Source material:

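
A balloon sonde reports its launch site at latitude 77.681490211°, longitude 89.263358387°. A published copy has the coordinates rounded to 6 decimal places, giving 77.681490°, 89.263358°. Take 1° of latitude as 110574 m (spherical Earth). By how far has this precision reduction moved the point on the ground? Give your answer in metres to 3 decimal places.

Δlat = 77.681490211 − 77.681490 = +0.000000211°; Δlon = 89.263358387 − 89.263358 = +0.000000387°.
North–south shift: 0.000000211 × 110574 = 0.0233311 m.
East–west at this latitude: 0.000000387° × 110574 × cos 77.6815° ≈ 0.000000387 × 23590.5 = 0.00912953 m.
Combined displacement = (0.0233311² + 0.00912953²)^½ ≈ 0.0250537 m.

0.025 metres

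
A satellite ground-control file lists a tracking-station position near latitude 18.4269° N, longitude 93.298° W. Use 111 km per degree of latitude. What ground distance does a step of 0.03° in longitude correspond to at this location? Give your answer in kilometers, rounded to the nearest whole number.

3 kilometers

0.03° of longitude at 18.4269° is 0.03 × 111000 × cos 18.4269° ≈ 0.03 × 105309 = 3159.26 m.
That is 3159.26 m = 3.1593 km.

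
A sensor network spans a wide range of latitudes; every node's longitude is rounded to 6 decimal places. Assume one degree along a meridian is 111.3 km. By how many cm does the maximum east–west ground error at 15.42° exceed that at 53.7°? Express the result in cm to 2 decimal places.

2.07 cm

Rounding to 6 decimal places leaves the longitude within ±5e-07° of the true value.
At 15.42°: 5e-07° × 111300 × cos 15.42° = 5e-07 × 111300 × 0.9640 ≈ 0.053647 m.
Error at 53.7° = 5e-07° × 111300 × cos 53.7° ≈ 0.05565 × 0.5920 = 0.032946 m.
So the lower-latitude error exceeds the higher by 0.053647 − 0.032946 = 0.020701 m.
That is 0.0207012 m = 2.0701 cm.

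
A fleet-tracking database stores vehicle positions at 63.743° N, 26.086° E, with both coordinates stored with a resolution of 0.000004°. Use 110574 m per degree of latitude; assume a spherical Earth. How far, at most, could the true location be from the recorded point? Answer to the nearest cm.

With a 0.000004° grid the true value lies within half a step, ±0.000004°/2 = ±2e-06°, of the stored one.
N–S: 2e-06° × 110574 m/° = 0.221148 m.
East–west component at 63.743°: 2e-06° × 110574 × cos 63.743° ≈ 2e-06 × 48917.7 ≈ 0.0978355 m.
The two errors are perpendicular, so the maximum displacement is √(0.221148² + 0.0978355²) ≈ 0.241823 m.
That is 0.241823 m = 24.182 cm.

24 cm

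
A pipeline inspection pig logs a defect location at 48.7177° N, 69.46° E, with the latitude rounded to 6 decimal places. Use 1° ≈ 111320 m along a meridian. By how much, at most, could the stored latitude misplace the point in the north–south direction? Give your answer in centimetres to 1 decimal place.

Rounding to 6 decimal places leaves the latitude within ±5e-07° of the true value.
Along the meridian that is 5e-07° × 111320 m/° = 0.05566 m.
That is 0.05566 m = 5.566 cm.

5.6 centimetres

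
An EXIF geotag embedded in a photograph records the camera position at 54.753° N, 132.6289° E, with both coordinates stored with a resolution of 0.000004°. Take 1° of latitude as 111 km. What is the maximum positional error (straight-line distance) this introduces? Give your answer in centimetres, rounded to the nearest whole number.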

What is required:
Reproduce all the entries above. Match them exactly.

Result:
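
A balloon sonde reports its launch site at latitude 77.681490211°, longitude 89.263358387°. A published copy has the coordinates rounded to 6 decimal places, giving 77.681490°, 89.263358°. Take 1° of latitude as 110574 m (spherical Earth). By how far has this precision reduction moved the point on the ground? Give your answer in metres to 3 decimal places.

Δlat = 77.681490211 − 77.681490 = +0.000000211°; Δlon = 89.263358387 − 89.263358 = +0.000000387°.
North–south shift: 0.000000211 × 110574 = 0.0233311 m.
East–west at this latitude: 0.000000387° × 110574 × cos 77.6815° ≈ 0.000000387 × 23590.5 = 0.00912953 m.
Combined displacement = (0.0233311² + 0.00912953²)^½ ≈ 0.0250537 m.

0.025 metres

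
A satellite ground-control file lists a tracking-station position near latitude 18.4269° N, longitude 93.298° W. Use 111 km per degree of latitude. What ground distance does a step of 0.03° in longitude correspond to at this location? Give your answer in kilometers, rounded to the nearest whole number.

3 kilometers

0.03° of longitude at 18.4269° is 0.03 × 111000 × cos 18.4269° ≈ 0.03 × 105309 = 3159.26 m.
That is 3159.26 m = 3.1593 km.

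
A sensor network spans a wide range of latitudes; every node's longitude is rounded to 6 decimal places. Assume one degree along a meridian is 111.3 km. By how many cm does the maximum east–west ground error at 15.42° exceed that at 53.7°? Express the result in cm to 2 decimal places.

2.07 cm

Rounding to 6 decimal places leaves the longitude within ±5e-07° of the true value.
At 15.42°: 5e-07° × 111300 × cos 15.42° = 5e-07 × 111300 × 0.9640 ≈ 0.053647 m.
Error at 53.7° = 5e-07° × 111300 × cos 53.7° ≈ 0.05565 × 0.5920 = 0.032946 m.
So the lower-latitude error exceeds the higher by 0.053647 − 0.032946 = 0.020701 m.
That is 0.0207012 m = 2.0701 cm.

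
A fleet-tracking database stores vehicle positions at 63.743° N, 26.086° E, with both coordinates stored with a resolution of 0.000004°. Use 110574 m per degree of latitude; assume a spherical Earth. How far, at most, could the true location be from the recorded point? Answer to the nearest cm.

With a 0.000004° grid the true value lies within half a step, ±0.000004°/2 = ±2e-06°, of the stored one.
N–S: 2e-06° × 110574 m/° = 0.221148 m.
East–west component at 63.743°: 2e-06° × 110574 × cos 63.743° ≈ 2e-06 × 48917.7 ≈ 0.0978355 m.
The two errors are perpendicular, so the maximum displacement is √(0.221148² + 0.0978355²) ≈ 0.241823 m.
That is 0.241823 m = 24.182 cm.

24 cm

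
A pipeline inspection pig logs a defect location at 48.7177° N, 69.46° E, with the latitude rounded to 6 decimal places. Use 1° ≈ 111320 m along a meridian. By how much, at most, could the stored latitude misplace the point in the north–south direction? Give your answer in centimetres to 1 decimal place.

Rounding to 6 decimal places leaves the latitude within ±5e-07° of the true value.
Along the meridian that is 5e-07° × 111320 m/° = 0.05566 m.
That is 0.05566 m = 5.566 cm.

5.6 centimetres

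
An EXIF geotag embedded in a photograph records the camera position at 54.753° N, 132.6289° E, with both coordinates stored with a resolution of 0.000004°. Take 1° of latitude as 111 km. What is the maximum positional error (straight-line distance) this introduces? Give your answer in centimetres, rounded to the nearest whole number.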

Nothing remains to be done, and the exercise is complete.